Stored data
********
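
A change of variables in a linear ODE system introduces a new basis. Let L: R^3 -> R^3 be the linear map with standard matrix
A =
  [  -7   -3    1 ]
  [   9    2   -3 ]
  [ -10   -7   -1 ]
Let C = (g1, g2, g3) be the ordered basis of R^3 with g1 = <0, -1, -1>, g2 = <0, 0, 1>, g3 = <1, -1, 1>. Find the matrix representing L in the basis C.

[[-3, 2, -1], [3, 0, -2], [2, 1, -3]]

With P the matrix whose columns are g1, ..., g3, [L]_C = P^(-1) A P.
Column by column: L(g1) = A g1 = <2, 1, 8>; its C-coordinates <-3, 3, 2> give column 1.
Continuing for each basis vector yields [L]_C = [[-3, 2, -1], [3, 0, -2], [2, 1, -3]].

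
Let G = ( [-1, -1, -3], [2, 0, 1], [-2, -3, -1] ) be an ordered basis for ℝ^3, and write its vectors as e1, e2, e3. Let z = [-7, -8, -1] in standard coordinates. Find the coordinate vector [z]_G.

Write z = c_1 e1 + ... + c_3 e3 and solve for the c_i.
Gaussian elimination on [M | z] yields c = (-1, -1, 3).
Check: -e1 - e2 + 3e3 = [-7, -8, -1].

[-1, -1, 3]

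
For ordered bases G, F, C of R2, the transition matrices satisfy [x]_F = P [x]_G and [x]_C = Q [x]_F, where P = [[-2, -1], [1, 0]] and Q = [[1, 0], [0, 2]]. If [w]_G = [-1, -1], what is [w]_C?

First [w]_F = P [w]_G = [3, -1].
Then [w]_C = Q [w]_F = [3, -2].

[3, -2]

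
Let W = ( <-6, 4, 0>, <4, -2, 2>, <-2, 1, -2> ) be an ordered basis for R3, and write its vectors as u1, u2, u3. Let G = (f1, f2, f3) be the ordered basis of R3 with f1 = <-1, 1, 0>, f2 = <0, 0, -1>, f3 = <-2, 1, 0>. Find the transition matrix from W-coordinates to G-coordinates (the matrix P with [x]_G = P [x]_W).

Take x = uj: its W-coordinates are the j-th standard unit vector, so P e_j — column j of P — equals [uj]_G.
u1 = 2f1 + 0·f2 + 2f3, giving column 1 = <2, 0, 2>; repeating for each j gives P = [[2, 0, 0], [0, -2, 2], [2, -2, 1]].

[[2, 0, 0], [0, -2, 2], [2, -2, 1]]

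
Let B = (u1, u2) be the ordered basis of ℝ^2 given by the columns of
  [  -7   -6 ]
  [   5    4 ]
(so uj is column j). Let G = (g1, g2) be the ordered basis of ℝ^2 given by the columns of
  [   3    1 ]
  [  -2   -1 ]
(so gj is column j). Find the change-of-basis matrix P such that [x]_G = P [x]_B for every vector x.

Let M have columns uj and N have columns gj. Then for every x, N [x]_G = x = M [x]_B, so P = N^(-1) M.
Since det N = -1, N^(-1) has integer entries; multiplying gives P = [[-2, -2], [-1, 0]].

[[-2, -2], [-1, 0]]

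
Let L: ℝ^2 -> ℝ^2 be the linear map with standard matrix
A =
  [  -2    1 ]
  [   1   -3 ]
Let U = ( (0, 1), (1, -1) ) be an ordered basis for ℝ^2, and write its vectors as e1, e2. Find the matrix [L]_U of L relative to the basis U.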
********
Work to be completed |
Which lines above hold the string "linear"? Copy every one of them.

Exercise result |
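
A change of variables in a linear ODE system introduces a new basis. Let L: R^3 -> R^3 be the linear map with standard matrix
Let L: ℝ^2 -> ℝ^2 be the linear map with standard matrix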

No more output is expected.